Stored data:
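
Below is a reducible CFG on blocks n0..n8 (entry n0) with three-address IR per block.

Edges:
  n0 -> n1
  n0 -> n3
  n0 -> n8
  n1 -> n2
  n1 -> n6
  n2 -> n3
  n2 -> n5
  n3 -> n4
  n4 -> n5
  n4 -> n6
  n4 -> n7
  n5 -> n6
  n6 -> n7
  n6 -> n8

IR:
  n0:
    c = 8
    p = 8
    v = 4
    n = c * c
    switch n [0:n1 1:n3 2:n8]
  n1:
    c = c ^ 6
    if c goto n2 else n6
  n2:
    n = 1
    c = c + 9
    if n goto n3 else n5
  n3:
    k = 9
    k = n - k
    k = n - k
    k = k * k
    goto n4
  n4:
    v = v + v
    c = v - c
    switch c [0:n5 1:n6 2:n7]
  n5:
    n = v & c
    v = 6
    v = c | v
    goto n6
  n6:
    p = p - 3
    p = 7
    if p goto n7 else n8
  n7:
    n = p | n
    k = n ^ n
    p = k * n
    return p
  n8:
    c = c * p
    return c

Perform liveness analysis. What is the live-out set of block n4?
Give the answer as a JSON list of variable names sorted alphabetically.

def/use:
  n0: {c,n,p,v} / ∅
  n1: {c} / {c}
  n2: {c,n} / {c}
  n3: {k} / {n}
  n4: {c,v} / {c,v}
  n5: {n,v} / {c,v}
  n6: {p} / {p}
  n7: {k,n,p} / {n,p}
  n8: {c} / {c,p}

Liveness:
  n0: in=∅ out={c,n,p,v}
  n1: in={c,n,p,v} out={c,n,p,v}
  n2: in={c,p,v} out={c,n,p,v}
  n3: in={c,n,p,v} out={c,n,p,v}
  n4: in={c,n,p,v} out={c,n,p,v}
  n5: in={c,p,v} out={c,n,p}
  n6: in={c,n,p} out={c,n,p}
  n7: in={n,p} out=∅
  n8: in={c,p} out=∅

live-out(n4) = ["c", "n", "p", "v"]

Answer: ["c", "n", "p", "v"]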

**Work instructions**
All of the data shown above should be printed exactly as given.

**Solution for this exercise**
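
Below is a reducible CFG on blocks n0..n8 (entry n0) with three-address IR per block.

Edges:
  n0 -> n1
  n0 -> n3
  n0 -> n8
  n1 -> n2
  n1 -> n6
  n2 -> n3
  n2 -> n5
  n3 -> n4
  n4 -> n5
  n4 -> n6
  n4 -> n7
  n5 -> n6
  n6 -> n7
  n6 -> n8

IR:
  n0:
    c = 8
    p = 8
    v = 4
    n = c * c
    switch n [0:n1 1:n3 2:n8]
  n1:
    c = c ^ 6
    if c goto n2 else n6
  n2:
    n = 1
    c = c + 9
    if n goto n3 else n5
  n3:
    k = 9
    k = n - k
    k = n - k
    k = k * k
    goto n4
  n4:
    v = v + v
    c = v - c
    switch c [0:n5 1:n6 2:n7]
  n5:
    n = v & c
    v = 6
    v = c | v
    goto n6
  n6:
    p = p - 3
    p = 7
    if p goto n7 else n8
  n7:
    n = p | n
    k = n ^ n
    p = k * n
    return p
  n8:
    c = c * p
    return c

Perform liveness analysis. What is the live-out set of block n4?
Give the answer as a JSON list of variable names sorted alphabetically.

def/use:
  n0: {c,n,p,v} / ∅
  n1: {c} / {c}
  n2: {c,n} / {c}
  n3: {k} / {n}
  n4: {c,v} / {c,v}
  n5: {n,v} / {c,v}
  n6: {p} / {p}
  n7: {k,n,p} / {n,p}
  n8: {c} / {c,p}

Liveness:
  n0: in=∅ out={c,n,p,v}
  n1: in={c,n,p,v} out={c,n,p,v}
  n2: in={c,p,v} out={c,n,p,v}
  n3: in={c,n,p,v} out={c,n,p,v}
  n4: in={c,n,p,v} out={c,n,p,v}
  n5: in={c,p,v} out={c,n,p}
  n6: in={c,n,p} out={c,n,p}
  n7: in={n,p} out=∅
  n8: in={c,p} out=∅

live-out(n4) = ["c", "n", "p", "v"]

Answer: ["c", "n", "p", "v"]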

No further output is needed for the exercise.